[About this exercise]
Reproduce verbatim the line where "Demand is q_D" occurs, along with all following lines down to the last line of the data.

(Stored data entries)
────
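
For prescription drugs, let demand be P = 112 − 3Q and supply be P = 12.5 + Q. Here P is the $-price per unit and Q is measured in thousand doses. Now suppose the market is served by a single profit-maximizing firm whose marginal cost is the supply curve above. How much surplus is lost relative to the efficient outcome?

Competitive equilibrium: 112 − 3Q = 12.5 + Q → Q* = 24.875, P* = 37.375.
Marginal revenue: MR = 112 − 6Q. Set MR = MC: 112 − 6Q = 12.5 + Q → Q_m = 14.2143.
Price P_m = 112 − 3·14.2143 = 69.3571; MC(Q_m) = 12.5 + 1·14.2143 = 26.7143.
Competitive Q* = 24.875, so ΔQ = 10.6607; wedge = 69.3571 − 26.7143 = 42.6428.
DWL = ½ × 10.6607 × 42.6428 = $227.30 thousand.

$227.30 thousand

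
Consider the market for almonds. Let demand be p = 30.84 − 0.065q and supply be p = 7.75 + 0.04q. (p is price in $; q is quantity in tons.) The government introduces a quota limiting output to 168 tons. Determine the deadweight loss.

$141.44

Competitive equilibrium: 30.84 − 0.065q = 7.75 + 0.04q → q* = 219.9048, p* = 16.5462.
At q = 168: demand price = 30.84 − 0.065·168 = 19.92; supply price = 7.75 + 0.04·168 = 14.47.
Δq = 219.9048 − 168 = 51.9048; wedge = 19.92 − 14.47 = 5.45.
DWL = ½ × 51.9048 × 5.45 = $141.44.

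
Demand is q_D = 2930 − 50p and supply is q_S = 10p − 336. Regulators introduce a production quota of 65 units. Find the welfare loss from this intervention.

In inverse form: demand p = 58.6 − 0.02q, supply p = 33.6 + 0.1q.
Competitive equilibrium: 58.6 − 0.02q = 33.6 + 0.1q → q* = 208.3333, p* = 54.4333.
At q = 65: demand price = 58.6 − 0.02·65 = 57.3; supply price = 33.6 + 0.1·65 = 40.1.
Δq = 208.3333 − 65 = 143.3333; wedge = 57.3 − 40.1 = 17.2.
Welfare loss = ½ × 143.3333 × 17.2 = 1232.67.

1232.67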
────
[Written response]
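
Demand is q_D = 2930 − 50p and supply is q_S = 10p − 336. Regulators introduce a production quota of 65 units. Find the welfare loss from this intervention.

In inverse form: demand p = 58.6 − 0.02q, supply p = 33.6 + 0.1q.
Competitive equilibrium: 58.6 − 0.02q = 33.6 + 0.1q → q* = 208.3333, p* = 54.4333.
At q = 65: demand price = 58.6 − 0.02·65 = 57.3; supply price = 33.6 + 0.1·65 = 40.1.
Δq = 208.3333 − 65 = 143.3333; wedge = 57.3 − 40.1 = 17.2.
Welfare loss = ½ × 143.3333 × 17.2 = 1232.67.

1232.67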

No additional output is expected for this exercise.